### Activity
Give again, word for word, each line from the top of the listing through the line that holds "Fit a fillet arc of radius r = 14.964733".

:: Provided records ::

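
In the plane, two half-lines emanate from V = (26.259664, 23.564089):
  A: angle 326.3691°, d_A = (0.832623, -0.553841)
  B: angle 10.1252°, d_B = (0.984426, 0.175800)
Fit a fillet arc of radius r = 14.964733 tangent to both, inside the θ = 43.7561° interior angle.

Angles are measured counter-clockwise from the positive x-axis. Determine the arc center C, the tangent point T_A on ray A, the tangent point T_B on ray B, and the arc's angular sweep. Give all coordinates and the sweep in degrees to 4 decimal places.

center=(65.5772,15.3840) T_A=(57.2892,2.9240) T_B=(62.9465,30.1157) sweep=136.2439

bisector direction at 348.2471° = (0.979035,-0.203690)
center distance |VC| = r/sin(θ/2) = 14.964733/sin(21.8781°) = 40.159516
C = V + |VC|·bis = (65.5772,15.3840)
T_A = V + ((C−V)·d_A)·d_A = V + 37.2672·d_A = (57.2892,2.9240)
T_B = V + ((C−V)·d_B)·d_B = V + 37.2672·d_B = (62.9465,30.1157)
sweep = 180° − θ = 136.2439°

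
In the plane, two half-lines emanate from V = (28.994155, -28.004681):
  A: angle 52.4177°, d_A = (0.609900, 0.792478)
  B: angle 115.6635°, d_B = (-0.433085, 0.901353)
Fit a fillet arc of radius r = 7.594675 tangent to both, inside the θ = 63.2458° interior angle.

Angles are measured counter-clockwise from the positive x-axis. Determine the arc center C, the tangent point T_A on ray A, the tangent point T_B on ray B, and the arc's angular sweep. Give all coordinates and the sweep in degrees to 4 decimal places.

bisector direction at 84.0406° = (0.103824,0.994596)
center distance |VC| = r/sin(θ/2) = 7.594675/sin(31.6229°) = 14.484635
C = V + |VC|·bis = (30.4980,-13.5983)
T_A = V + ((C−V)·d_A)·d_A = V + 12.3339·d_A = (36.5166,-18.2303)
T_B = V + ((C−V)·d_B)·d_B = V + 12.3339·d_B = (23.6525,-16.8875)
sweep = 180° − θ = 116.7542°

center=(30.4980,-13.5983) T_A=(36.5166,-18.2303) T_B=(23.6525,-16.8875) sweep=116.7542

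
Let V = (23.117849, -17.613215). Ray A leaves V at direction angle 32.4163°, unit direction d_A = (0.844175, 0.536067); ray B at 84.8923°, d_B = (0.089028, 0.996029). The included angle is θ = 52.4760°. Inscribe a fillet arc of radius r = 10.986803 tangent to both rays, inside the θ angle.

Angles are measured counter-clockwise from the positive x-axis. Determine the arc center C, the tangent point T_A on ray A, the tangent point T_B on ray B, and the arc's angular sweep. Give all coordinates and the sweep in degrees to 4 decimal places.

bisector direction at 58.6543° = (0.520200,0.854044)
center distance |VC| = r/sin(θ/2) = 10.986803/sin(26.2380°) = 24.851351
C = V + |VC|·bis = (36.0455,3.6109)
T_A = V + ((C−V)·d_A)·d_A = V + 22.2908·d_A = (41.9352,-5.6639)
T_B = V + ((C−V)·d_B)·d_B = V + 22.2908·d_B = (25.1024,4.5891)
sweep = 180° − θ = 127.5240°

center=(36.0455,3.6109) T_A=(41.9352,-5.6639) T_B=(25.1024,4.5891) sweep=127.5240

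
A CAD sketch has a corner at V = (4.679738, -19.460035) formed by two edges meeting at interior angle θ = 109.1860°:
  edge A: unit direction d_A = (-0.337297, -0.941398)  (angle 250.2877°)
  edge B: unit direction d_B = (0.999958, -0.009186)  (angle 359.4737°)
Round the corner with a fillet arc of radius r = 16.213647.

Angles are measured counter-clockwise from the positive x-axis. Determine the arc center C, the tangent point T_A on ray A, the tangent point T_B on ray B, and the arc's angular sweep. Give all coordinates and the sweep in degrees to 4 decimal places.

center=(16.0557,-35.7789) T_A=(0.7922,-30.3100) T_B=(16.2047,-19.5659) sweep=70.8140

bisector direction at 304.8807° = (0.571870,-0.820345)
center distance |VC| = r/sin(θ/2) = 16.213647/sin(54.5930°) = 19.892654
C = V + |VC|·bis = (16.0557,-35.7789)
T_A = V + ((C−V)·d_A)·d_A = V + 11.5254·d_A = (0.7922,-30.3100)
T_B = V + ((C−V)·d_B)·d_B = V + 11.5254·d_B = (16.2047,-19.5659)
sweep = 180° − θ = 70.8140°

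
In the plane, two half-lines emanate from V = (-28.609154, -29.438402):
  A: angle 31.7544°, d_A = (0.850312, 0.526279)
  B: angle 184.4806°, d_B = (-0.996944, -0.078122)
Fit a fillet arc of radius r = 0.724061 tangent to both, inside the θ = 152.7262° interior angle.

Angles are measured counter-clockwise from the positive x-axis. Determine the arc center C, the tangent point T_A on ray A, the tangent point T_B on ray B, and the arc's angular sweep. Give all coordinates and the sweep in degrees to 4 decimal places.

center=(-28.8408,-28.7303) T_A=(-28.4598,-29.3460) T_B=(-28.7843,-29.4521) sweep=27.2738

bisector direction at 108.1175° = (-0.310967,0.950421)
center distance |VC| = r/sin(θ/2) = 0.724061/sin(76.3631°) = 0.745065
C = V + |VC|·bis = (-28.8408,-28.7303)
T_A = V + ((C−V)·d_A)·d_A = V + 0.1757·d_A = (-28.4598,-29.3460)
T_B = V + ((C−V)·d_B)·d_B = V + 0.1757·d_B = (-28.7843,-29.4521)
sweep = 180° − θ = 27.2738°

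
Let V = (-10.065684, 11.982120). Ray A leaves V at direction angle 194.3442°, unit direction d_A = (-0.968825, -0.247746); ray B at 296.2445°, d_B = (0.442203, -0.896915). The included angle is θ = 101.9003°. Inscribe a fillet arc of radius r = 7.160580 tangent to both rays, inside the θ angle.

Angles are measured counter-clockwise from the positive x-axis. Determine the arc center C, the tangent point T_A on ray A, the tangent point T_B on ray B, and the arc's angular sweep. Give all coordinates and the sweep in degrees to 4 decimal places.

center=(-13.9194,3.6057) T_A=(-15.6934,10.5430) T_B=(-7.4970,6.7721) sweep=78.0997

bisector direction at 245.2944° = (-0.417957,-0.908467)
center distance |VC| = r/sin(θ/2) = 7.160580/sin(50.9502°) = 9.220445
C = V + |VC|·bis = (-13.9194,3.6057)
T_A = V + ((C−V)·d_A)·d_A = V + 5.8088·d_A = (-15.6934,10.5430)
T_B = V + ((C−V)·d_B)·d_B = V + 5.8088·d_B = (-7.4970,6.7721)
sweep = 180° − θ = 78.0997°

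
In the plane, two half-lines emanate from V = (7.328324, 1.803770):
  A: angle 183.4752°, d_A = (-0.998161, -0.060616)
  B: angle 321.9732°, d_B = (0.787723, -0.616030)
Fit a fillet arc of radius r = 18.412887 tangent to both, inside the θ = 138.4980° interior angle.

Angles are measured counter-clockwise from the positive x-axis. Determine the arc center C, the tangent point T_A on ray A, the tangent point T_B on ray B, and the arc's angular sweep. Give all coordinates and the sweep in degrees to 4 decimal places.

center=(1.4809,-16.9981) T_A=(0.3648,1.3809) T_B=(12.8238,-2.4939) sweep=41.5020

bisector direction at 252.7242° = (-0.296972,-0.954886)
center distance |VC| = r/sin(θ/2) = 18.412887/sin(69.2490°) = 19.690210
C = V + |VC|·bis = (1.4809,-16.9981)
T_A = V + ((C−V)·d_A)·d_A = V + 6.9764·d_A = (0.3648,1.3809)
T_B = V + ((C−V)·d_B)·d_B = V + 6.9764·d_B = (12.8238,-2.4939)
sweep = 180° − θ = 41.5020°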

:::

### Output of the task
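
In the plane, two half-lines emanate from V = (26.259664, 23.564089):
  A: angle 326.3691°, d_A = (0.832623, -0.553841)
  B: angle 10.1252°, d_B = (0.984426, 0.175800)
Fit a fillet arc of radius r = 14.964733 tangent to both, inside the θ = 43.7561° interior angle.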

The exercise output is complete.